═════ MATERIAL TO PROCESS

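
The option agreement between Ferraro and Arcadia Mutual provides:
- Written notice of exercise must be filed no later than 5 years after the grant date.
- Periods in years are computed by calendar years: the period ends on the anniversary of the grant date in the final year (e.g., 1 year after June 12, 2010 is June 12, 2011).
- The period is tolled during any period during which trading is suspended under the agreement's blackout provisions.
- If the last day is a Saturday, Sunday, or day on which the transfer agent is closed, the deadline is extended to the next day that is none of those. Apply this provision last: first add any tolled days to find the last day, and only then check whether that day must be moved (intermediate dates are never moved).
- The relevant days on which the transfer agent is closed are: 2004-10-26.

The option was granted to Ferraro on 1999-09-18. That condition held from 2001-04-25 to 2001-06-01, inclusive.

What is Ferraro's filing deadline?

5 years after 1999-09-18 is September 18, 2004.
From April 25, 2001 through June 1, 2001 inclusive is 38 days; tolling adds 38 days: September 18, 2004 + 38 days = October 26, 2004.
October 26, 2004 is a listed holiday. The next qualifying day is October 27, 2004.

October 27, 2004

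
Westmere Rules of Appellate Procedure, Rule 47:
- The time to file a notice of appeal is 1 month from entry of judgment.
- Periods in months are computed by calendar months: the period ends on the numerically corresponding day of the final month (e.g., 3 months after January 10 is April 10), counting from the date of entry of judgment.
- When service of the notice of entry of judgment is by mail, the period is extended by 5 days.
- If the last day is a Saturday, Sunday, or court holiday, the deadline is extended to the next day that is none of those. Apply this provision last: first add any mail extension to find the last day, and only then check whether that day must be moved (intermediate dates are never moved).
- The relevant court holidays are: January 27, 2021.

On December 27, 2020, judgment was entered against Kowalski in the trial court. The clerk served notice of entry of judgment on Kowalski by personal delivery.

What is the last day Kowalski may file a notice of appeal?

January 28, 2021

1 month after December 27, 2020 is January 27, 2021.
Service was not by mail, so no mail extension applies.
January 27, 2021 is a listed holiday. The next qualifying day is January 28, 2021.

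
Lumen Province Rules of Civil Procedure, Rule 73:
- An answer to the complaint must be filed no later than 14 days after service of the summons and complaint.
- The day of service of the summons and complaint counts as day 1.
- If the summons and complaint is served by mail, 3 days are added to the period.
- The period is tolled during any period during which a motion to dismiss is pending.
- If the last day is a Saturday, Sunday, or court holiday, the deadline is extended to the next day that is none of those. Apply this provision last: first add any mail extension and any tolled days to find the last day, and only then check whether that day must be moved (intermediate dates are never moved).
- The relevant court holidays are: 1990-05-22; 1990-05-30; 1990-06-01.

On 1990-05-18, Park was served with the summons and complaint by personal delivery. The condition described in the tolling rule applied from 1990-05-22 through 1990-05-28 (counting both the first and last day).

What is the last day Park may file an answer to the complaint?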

══════════

### WORK REQUEST
The entire listing above, every line of it, should be copied out exactly.

### EXPECTED ANSWER
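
The option agreement between Ferraro and Arcadia Mutual provides:
- Written notice of exercise must be filed no later than 5 years after the grant date.
- Periods in years are computed by calendar years: the period ends on the anniversary of the grant date in the final year (e.g., 1 year after June 12, 2010 is June 12, 2011).
- The period is tolled during any period during which trading is suspended under the agreement's blackout provisions.
- If the last day is a Saturday, Sunday, or day on which the transfer agent is closed, the deadline is extended to the next day that is none of those. Apply this provision last: first add any tolled days to find the last day, and only then check whether that day must be moved (intermediate dates are never moved).
- The relevant days on which the transfer agent is closed are: 2004-10-26.

The option was granted to Ferraro on 1999-09-18. That condition held from 2001-04-25 to 2001-06-01, inclusive.

What is Ferraro's filing deadline?

5 years after 1999-09-18 is September 18, 2004.
From April 25, 2001 through June 1, 2001 inclusive is 38 days; tolling adds 38 days: September 18, 2004 + 38 days = October 26, 2004.
October 26, 2004 is a listed holiday. The next qualifying day is October 27, 2004.

October 27, 2004

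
Westmere Rules of Appellate Procedure, Rule 47:
- The time to file a notice of appeal is 1 month from entry of judgment.
- Periods in months are computed by calendar months: the period ends on the numerically corresponding day of the final month (e.g., 3 months after January 10 is April 10), counting from the date of entry of judgment.
- When service of the notice of entry of judgment is by mail, the period is extended by 5 days.
- If the last day is a Saturday, Sunday, or court holiday, the deadline is extended to the next day that is none of those. Apply this provision last: first add any mail extension to find the last day, and only then check whether that day must be moved (intermediate dates are never moved).
- The relevant court holidays are: January 27, 2021.

On December 27, 2020, judgment was entered against Kowalski in the trial court. The clerk served notice of entry of judgment on Kowalski by personal delivery.

What is the last day Kowalski may file a notice of appeal?

January 28, 2021

1 month after December 27, 2020 is January 27, 2021.
Service was not by mail, so no mail extension applies.
January 27, 2021 is a listed holiday. The next qualifying day is January 28, 2021.

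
Lumen Province Rules of Civil Procedure, Rule 73:
- An answer to the complaint must be filed no later than 14 days after service of the summons and complaint.
- The day of service of the summons and complaint counts as day 1.
- If the summons and complaint is served by mail, 3 days are added to the period.
- The period is tolled during any period during which a motion to dismiss is pending.
- If the last day is a Saturday, Sunday, or court holiday, the deadline is extended to the next day that is none of those. Apply this provision last: first add any mail extension and any tolled days to find the last day, and only then check whether that day must be moved (intermediate dates are never moved).
- The relevant court holidays are: 1990-05-22; 1990-05-30; 1990-06-01.

On 1990-05-18, Park was served with the summons and complaint by personal delivery. The condition described in the tolling rule applied from 1990-05-22 through 1990-05-28 (counting both the first and last day).

What is the last day Park may file an answer to the complaint?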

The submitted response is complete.